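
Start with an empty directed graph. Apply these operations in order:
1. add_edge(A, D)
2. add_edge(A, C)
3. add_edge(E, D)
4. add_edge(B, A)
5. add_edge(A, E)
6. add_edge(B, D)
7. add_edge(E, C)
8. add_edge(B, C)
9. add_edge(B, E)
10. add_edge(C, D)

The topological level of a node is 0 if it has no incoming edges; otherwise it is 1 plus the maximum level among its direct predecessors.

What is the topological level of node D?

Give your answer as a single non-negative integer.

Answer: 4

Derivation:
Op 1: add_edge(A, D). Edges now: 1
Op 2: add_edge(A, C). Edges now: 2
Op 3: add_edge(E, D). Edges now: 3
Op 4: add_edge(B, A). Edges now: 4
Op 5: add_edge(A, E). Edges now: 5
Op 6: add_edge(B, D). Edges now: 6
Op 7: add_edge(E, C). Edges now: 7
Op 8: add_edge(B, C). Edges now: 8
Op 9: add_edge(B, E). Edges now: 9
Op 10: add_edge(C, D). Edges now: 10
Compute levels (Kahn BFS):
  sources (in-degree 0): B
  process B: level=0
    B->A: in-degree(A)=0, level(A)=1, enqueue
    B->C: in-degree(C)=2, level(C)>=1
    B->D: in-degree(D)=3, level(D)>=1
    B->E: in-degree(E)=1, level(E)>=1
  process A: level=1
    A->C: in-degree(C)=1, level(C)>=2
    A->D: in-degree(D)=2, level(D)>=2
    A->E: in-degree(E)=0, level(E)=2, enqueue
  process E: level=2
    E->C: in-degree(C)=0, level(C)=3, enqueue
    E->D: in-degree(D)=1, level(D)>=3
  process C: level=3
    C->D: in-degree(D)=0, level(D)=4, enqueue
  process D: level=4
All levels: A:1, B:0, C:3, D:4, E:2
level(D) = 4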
########
**Work request**. Restate, word for word, the final stretch of the entries above: the line containing "The topological level of a" and every line after it, up to and including the last.

**Task output**.
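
The topological level of a node is 0 if it has no incoming edges; otherwise it is 1 plus the maximum level among its direct predecessors.

What is the topological level of node D?

Give your answer as a single non-negative integer.

Answer: 4

Derivation:
Op 1: add_edge(A, D). Edges now: 1
Op 2: add_edge(A, C). Edges now: 2
Op 3: add_edge(E, D). Edges now: 3
Op 4: add_edge(B, A). Edges now: 4
Op 5: add_edge(A, E). Edges now: 5
Op 6: add_edge(B, D). Edges now: 6
Op 7: add_edge(E, C). Edges now: 7
Op 8: add_edge(B, C). Edges now: 8
Op 9: add_edge(B, E). Edges now: 9
Op 10: add_edge(C, D). Edges now: 10
Compute levels (Kahn BFS):
  sources (in-degree 0): B
  process B: level=0
    B->A: in-degree(A)=0, level(A)=1, enqueue
    B->C: in-degree(C)=2, level(C)>=1
    B->D: in-degree(D)=3, level(D)>=1
    B->E: in-degree(E)=1, level(E)>=1
  process A: level=1
    A->C: in-degree(C)=1, level(C)>=2
    A->D: in-degree(D)=2, level(D)>=2
    A->E: in-degree(E)=0, level(E)=2, enqueue
  process E: level=2
    E->C: in-degree(C)=0, level(C)=3, enqueue
    E->D: in-degree(D)=1, level(D)>=3
  process C: level=3
    C->D: in-degree(D)=0, level(D)=4, enqueue
  process D: level=4
All levels: A:1, B:0, C:3, D:4, E:2
level(D) = 4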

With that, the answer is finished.